Goal of the exercise:
Where the string "each" occurs in a line of the data below, that line should be copied.

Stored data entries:
╭──
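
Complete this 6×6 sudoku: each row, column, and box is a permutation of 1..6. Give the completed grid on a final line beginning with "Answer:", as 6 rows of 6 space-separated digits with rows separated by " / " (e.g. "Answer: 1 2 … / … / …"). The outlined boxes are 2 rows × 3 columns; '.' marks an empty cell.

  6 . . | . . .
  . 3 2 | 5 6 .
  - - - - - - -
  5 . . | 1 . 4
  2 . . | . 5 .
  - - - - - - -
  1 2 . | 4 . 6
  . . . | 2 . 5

Step 1. [r1c5∈{1,2,3,4}] across col 5, 4 lands solely at r1c5. So r1c5=4.
Step 2. [r6c1∈{3,4}] r6c1 is the only open cell in col 1 admitting 3 ⇒ r6c1=3.
Step 3. [r3c2∈{6}] r3c2 has the single candidate 6. So r3c2=6.
Step 4. [r4c6∈{3}] r4c6 has the single candidate 3 ⇒ r4c6=3.
Step 5. [r6c2∈{4}] nothing but 4 survives at r6c2 ⇒ r6c2=4.
Step 6. [r1c2∈{1,5}] r1c2 is the only open cell in col 2 admitting 5. So r1c2=5.
Step 7. [r1c3∈{1}] only 1 remains possible at r1c3 ⇒ r1c3=1.
Step 8. [r1c4∈{3}] r1c4's peers cover all but 3 ⇒ r1c4=3.
Step 9. [r6c5∈{1}] r6c5 is down to just 1, so r6c5=1.
Step 10. [r4c4∈{6}] r4c4 has the single candidate 6 ⇒ r4c4=6.
Step 11. [r1c6∈{2}] nothing but 2 survives at r1c6, so r1c6=2.
Step 12. [r4c3∈{4}] r4c3 has the single candidate 4, so r4c3=4.
Step 13. [r4c2∈{1}] nothing but 1 survives at r4c2 ⇒ r4c2=1.
Step 14. [r3c3∈{3}] r3c3's peers cover all but 3. So r3c3=3.
Step 15. [r3c5∈{2}] r3c5's peers cover all but 2 ⇒ r3c5=2.
Step 16. [r2c6∈{1}] nothing but 1 survives at r2c6. So r2c6=1.
Step 17. [r6c3∈{6}] nothing but 6 survives at r6c3, so r6c3=6.
Step 18. [r5c5∈{3}] only 3 remains possible at r5c5 ⇒ r5c5=3.
Step 19. [r2c1∈{4}] r2c1 has the single candidate 4 ⇒ r2c1=4.
Step 20. [r5c3∈{5}] r5c3 is down to just 5. So r5c3=5.

Answer: 6 5 1 3 4 2 / 4 3 2 5 6 1 / 5 6 3 1 2 4 / 2 1 4 6 5 3 / 1 2 5 4 3 6 / 3 4 6 2 1 5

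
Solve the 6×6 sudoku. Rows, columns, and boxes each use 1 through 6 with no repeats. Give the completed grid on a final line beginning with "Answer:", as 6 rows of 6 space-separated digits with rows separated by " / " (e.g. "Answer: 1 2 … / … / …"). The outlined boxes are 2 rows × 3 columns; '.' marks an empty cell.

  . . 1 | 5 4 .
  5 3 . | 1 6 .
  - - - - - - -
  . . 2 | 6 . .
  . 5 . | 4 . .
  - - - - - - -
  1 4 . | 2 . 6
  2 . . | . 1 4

Step 1. [r1c6∈{2,3}] row 1 places 3 nowhere but r1c6. So r1c6=3.
Step 2. [r5c5∈{3,5}] 5 has one home in box 6: r5c5, so r5c5=5.
Step 3. [r6c3∈{3,5,6}] row 6 places 5 nowhere but r6c3, so r6c3=5.
Step 4. [r4c3∈{3,6}] in col 3, 6 fits only at r4c3. So r4c3=6.
Step 5. [r4c5∈{2,3}] r4c5 is the only open cell in col 5 admitting 2 ⇒ r4c5=2.
Step 6. [r1c2∈{2,6}] in row 1, 2 fits only at r1c2. So r1c2=2.
Step 7. [r3c5∈{3}] r3c5's peers cover all but 3, so r3c5=3.
Step 8. [r3c6∈{1,5}] 5 has one home in row 3: r3c6, so r3c6=5.
Step 9. [r4c6∈{1}] nothing but 1 survives at r4c6, so r4c6=1.
Step 10. [r2c3∈{4}] r2c3's peers cover all but 4. So r2c3=4.
Step 11. [r4c1∈{3}] nothing but 3 survives at r4c1. So r4c1=3.
Step 12. [r6c4∈{3}] nothing but 3 survives at r6c4, so r6c4=3.
Step 13. [r2c6∈{2}] only 2 remains possible at r2c6 ⇒ r2c6=2.
Step 14. [r3c2∈{1}] r3c2 is down to just 1. So r3c2=1.
Step 15. [r6c2∈{6}] r6c2 is down to just 6 ⇒ r6c2=6.
Step 16. [r1c1∈{6}] only 6 remains possible at r1c1 ⇒ r1c1=6.
Step 17. [r3c1∈{4}] r3c1's peers cover all but 4. So r3c1=4.
Step 18. [r5c3∈{3}] r5c3 has the single candidate 3, so r5c3=3.

Answer: 6 2 1 5 4 3 / 5 3 4 1 6 2 / 4 1 2 6 3 5 / 3 5 6 4 2 1 / 1 4 3 2 5 6 / 2 6 5 3 1 4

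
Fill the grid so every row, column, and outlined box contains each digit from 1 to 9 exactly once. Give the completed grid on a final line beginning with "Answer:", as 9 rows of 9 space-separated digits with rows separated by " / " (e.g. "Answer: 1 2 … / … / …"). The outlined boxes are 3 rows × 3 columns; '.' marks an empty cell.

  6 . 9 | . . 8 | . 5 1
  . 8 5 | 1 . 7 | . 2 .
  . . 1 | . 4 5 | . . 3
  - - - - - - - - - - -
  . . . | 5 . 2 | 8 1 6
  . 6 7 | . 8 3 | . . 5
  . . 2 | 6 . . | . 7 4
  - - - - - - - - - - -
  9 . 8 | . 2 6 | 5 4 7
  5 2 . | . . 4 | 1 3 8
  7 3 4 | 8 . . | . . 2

Step 1. [r5c8∈{9}] nothing but 9 survives at r5c8. So r5c8=9.
Step 2. [r9c7∈{6,9}] across box 9, 9 lands solely at r9c7 ⇒ r9c7=9.
Step 3. [r6c6∈{1,9}] r6c6 is the only open cell in col 6 admitting 9 ⇒ r6c6=9.
Step 4. [r2c1∈{3,4}] box 1 places 3 nowhere but r2c1 ⇒ r2c1=3.
Step 5. [r6c5∈{1}] only 1 remains possible at r6c5 ⇒ r6c5=1.
Step 6. [r3c4∈{2,9}] r3c4 is the only open cell in row 3 admitting 9, so r3c4=9.
Step 7. [r1c2∈{4,7}] in box 1, 4 fits only at r1c2 ⇒ r1c2=4.
Step 8. [r5c1∈{1,4}] r5c1 is the only open cell in row 5 admitting 1, so r5c1=1.
Step 9. [r9c8∈{6}] r9c8 has the single candidate 6, so r9c8=6.
Step 10. [r3c7∈{6,7}] across row 3, 6 lands solely at r3c7. So r3c7=6.
Step 11. [r7c4∈{3}] r7c4 is down to just 3 ⇒ r7c4=3.
Step 12. [r4c5∈{7}] r4c5's peers cover all but 7 ⇒ r4c5=7.
Step 13. [r9c6∈{1}] r9c6 is down to just 1 ⇒ r9c6=1.
Step 14. [r2c5∈{6}] r2c5 has the single candidate 6 ⇒ r2c5=6.
Step 15. [r2c9∈{9}] r2c9 is down to just 9, so r2c9=9.
Step 16. [r9c5∈{5}] r9c5's peers cover all but 5, so r9c5=5.
Step 17. [r8c5∈{9}] only 9 remains possible at r8c5. So r8c5=9.
Step 18. [r6c2∈{5}] nothing but 5 survives at r6c2 ⇒ r6c2=5.
Step 19. [r6c1∈{8}] r6c1 is down to just 8. So r6c1=8.
Step 20. [r8c3∈{6}] r8c3's peers cover all but 6, so r8c3=6.
Step 21. [r2c7∈{4}] r2c7's peers cover all but 4, so r2c7=4.
Step 22. [r5c4∈{4}] r5c4's peers cover all but 4. So r5c4=4.
Step 23. [r6c7∈{3}] nothing but 3 survives at r6c7, so r6c7=3.
Step 24. [r3c1∈{2}] r3c1 is down to just 2 ⇒ r3c1=2.
Step 25. [r4c3∈{3}] r4c3 has the single candidate 3. So r4c3=3.
Step 26. [r5c7∈{2}] r5c7's peers cover all but 2, so r5c7=2.
Step 27. [r1c7∈{7}] r1c7 is down to just 7. So r1c7=7.
Step 28. [r1c4∈{2}] nothing but 2 survives at r1c4, so r1c4=2.
Step 29. [r4c2∈{9}] r4c2 is down to just 9. So r4c2=9.
Step 30. [r1c5∈{3}] r1c5's peers cover all but 3, so r1c5=3.
Step 31. [r4c1∈{4}] r4c1 is down to just 4. So r4c1=4.
Step 32. [r3c8∈{8}] r3c8 has the single candidate 8, so r3c8=8.
Step 33. [r3c2∈{7}] r3c2's peers cover all but 7, so r3c2=7.
Step 34. [r7c2∈{1}] nothing but 1 survives at r7c2 ⇒ r7c2=1.
Step 35. [r8c4∈{7}] r8c4 is down to just 7, so r8c4=7.

Answer: 6 4 9 2 3 8 7 5 1 / 3 8 5 1 6 7 4 2 9 / 2 7 1 9 4 5 6 8 3 / 4 9 3 5 7 2 8 1 6 / 1 6 7 4 8 3 2 9 5 / 8 5 2 6 1 9 3 7 4 / 9 1 8 3 2 6 5 4 7 / 5 2 6 7 9 4 1 3 8 / 7 3 4 8 5 1 9 6 2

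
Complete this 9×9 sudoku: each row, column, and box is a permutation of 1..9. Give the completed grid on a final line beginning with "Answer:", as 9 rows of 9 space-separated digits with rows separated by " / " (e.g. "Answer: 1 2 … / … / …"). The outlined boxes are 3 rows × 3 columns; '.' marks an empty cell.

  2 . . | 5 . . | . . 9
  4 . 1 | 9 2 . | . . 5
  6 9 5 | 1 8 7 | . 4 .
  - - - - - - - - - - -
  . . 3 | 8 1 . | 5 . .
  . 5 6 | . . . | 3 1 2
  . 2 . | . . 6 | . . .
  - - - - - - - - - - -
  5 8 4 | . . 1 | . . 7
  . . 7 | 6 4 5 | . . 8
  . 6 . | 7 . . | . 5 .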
╰──
Output for this exercise:
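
Complete this 6×6 sudoku: each row, column, and box is a permutation of 1..6. Give the completed grid on a final line beginning with "Answer:", as 6 rows of 6 space-separated digits with rows separated by " / " (e.g. "Answer: 1 2 … / … / …"). The outlined boxes are 2 rows × 3 columns; '.' marks an empty cell.
Solve the 6×6 sudoku. Rows, columns, and boxes each use 1 through 6 with no repeats. Give the completed grid on a final line beginning with "Answer:", as 6 rows of 6 space-separated digits with rows separated by " / " (e.g. "Answer: 1 2 … / … / …"). The outlined boxes are 2 rows × 3 columns; '.' marks an empty cell.
Fill the grid so every row, column, and outlined box contains each digit from 1 to 9 exactly once. Give the completed grid on a final line beginning with "Answer:", as 9 rows of 9 space-separated digits with rows separated by " / " (e.g. "Answer: 1 2 … / … / …"). The outlined boxes are 3 rows × 3 columns; '.' marks an empty cell.
Complete this 9×9 sudoku: each row, column, and box is a permutation of 1..9. Give the completed grid on a final line beginning with "Answer:", as 9 rows of 9 space-separated digits with rows separated by " / " (e.g. "Answer: 1 2 … / … / …"). The outlined boxes are 3 rows × 3 columns; '.' marks an empty cell.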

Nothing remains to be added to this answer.